%%

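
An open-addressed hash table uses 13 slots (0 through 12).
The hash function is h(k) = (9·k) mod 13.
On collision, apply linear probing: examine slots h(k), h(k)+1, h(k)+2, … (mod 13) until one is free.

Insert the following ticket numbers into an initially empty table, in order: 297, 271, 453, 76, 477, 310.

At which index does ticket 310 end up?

297 hashes to 8; slot 8 is free -> place at 8.
271 hashes to 8; 8 taken -> place at 9.
453 hashes to 8; 8,9 taken -> place at 10.
76 hashes to 8; 8,9,10 taken -> place at 11.
477 hashes to 3; slot 3 is free -> place at 3.
310 hashes to 8; 8,9,10,11 taken -> place at 12.
Table: [—, —, —, 477, —, —, —, —, 297, 271, 453, 76, 310]

12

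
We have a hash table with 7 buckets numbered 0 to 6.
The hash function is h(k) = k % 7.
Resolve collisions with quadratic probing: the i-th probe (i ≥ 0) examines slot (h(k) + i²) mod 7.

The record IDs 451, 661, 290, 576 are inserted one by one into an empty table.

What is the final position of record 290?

451: h=3 -> slot 3
661: h=3, probe 3,4 -> slot 4
290: h=3, probe 3,4,0 -> slot 0
576: h=2 -> slot 2
Table: [290, -, 576, 451, 661, -, -]

0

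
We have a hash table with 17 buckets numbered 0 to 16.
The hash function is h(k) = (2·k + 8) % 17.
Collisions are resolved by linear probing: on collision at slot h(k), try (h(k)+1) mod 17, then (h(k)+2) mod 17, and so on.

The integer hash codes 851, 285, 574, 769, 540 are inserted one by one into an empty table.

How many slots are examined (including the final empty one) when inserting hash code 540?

3

Insert 851: h=10, slot 10 empty -> index 10.
Insert 285: h=0, slot 0 empty -> index 0.
Insert 574: h=0, slot 0 occupied -> index 1.
Insert 769: h=16, slot 16 empty -> index 16.
Insert 540: h=0, slots 0,1 occupied -> index 2.
Table: [285, 574, 540, -, -, -, -, -, -, -, 851, -, -, -, -, -, 769]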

%%

• _YOUR ASSIGNMENT_
Collect every line with the string "probing" from the records, and copy each.

• _EXPECTED ANSWER_
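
On collision, apply linear probing: examine slots h(k), h(k)+1, h(k)+2, … (mod 13) until one is free.
Resolve collisions with quadratic probing: the i-th probe (i ≥ 0) examines slot (h(k) + i²) mod 7.
Collisions are resolved by linear probing: on collision at slot h(k), try (h(k)+1) mod 17, then (h(k)+2) mod 17, and so on.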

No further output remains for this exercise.